BEGIN DATA EXTRACTS

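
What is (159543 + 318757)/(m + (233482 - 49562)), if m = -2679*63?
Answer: 478300/15143 ≈ 31.586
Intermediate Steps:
m = -168777
(159543 + 318757)/(m + (233482 - 49562)) = (159543 + 318757)/(-168777 + (233482 - 49562)) = 478300/(-168777 + 183920) = 478300/15143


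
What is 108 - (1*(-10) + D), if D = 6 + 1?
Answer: 111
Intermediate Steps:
D = 7
108 - (1*(-10) + D) = 108 - (1*(-10) + 7) = 108 - (-10 + 7) = 108 - 1*(-3) = 108 + 3 = 111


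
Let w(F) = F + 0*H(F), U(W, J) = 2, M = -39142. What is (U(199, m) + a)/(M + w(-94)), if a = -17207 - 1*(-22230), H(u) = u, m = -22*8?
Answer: -5025/39236 ≈ -0.12807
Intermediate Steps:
m = -176
a = 5023 (a = -17207 + 22230 = 5023)
w(F) = F (w(F) = F + 0*F = F + 0 = F)
(U(199, m) + a)/(M + w(-94)) = (2 + 5023)/(-39142 - 94) = 5025/(-39236) = 5025*(-1/39236) = -5025/39236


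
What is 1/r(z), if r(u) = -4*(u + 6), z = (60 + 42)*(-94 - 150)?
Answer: 1/99528 ≈ 1.0047e-5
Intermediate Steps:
z = -24888 (z = 102*(-244) = -24888)
r(u) = -24 - 4*u (r(u) = -4*(6 + u) = -24 - 4*u)
1/r(z) = 1/(-24 - 4*(-24888)) = 1/(-24 + 99552) = 1/99528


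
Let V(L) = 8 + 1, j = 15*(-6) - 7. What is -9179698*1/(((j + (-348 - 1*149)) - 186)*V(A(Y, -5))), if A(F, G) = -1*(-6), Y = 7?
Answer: 4589849/3510 ≈ 1307.6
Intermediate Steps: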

END DATA EXTRACTS

### WORK ORDER
Respond with the count of lines in the material above that contain the word "What", and add nothing to it.

### ANSWER BOX
5